Every record listed below should be copied exactly.

[Excerpts from a dataset]
__________

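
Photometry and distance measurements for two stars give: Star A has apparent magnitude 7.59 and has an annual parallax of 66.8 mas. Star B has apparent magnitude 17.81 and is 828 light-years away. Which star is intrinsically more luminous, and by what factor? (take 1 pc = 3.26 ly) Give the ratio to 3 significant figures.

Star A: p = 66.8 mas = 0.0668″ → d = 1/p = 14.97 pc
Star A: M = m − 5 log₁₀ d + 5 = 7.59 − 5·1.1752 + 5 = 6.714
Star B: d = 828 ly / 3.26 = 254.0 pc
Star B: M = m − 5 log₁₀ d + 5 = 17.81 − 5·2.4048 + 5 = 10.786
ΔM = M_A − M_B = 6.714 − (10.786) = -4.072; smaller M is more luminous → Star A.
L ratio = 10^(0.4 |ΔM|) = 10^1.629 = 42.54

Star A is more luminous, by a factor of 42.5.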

__________

* _RESPONSE TO THE TASK_:
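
Photometry and distance measurements for two stars give: Star A has apparent magnitude 7.59 and has an annual parallax of 66.8 mas. Star B has apparent magnitude 17.81 and is 828 light-years away. Which star is intrinsically more luminous, and by what factor? (take 1 pc = 3.26 ly) Give the ratio to 3 significant figures.

Star A: p = 66.8 mas = 0.0668″ → d = 1/p = 14.97 pc
Star A: M = m − 5 log₁₀ d + 5 = 7.59 − 5·1.1752 + 5 = 6.714
Star B: d = 828 ly / 3.26 = 254.0 pc
Star B: M = m − 5 log₁₀ d + 5 = 17.81 − 5·2.4048 + 5 = 10.786
ΔM = M_A − M_B = 6.714 − (10.786) = -4.072; smaller M is more luminous → Star A.
L ratio = 10^(0.4 |ΔM|) = 10^1.629 = 42.54

Star A is more luminous, by a factor of 42.5.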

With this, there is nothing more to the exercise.